*** Opening Supplied material ***

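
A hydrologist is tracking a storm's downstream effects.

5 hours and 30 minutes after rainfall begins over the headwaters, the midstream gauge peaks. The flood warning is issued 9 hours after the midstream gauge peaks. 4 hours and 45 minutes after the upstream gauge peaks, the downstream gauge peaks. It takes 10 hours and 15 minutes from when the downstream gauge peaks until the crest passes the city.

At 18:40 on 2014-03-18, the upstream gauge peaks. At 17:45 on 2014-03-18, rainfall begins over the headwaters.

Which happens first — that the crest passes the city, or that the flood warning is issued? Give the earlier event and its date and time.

The upstream gauge peaks: 18:40 Mar 18, 2014.
The downstream gauge peaks: 18:40 Mar 18, 2014 + 4h45m = 23:25 Mar 18, 2014.
The crest passes the city: 23:25 Mar 18, 2014 + 10h15m = 09:40 Mar 19, 2014.
Rainfall begins over the headwaters: 17:45 Mar 18, 2014.
The midstream gauge peaks: 17:45 Mar 18, 2014 + 5h30m = 23:15 Mar 18, 2014.
The flood warning is issued: 23:15 Mar 18, 2014 + 9h = 08:15 Mar 19, 2014.
Comparing: the crest passes the city at 09:40 Mar 19, 2014 vs the flood warning is issued at 08:15 Mar 19, 2014. Earlier: the flood warning is issued.

The flood warning is issued — 08:15 on 2014-03-19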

*** Closing Supplied material ***

• What is expected
In the entries above, find the line holding "5 hours and" and the line holding "At 18:40 on", then retype exactly those two lines and every line between them, and nothing else.

• Answer
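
5 hours and 30 minutes after rainfall begins over the headwaters, the midstream gauge peaks. The flood warning is issued 9 hours after the midstream gauge peaks. 4 hours and 45 minutes after the upstream gauge peaks, the downstream gauge peaks. It takes 10 hours and 15 minutes from when the downstream gauge peaks until the crest passes the city.

At 18:40 on 2014-03-18, the upstream gauge peaks. At 17:45 on 2014-03-18, rainfall begins over the headwaters.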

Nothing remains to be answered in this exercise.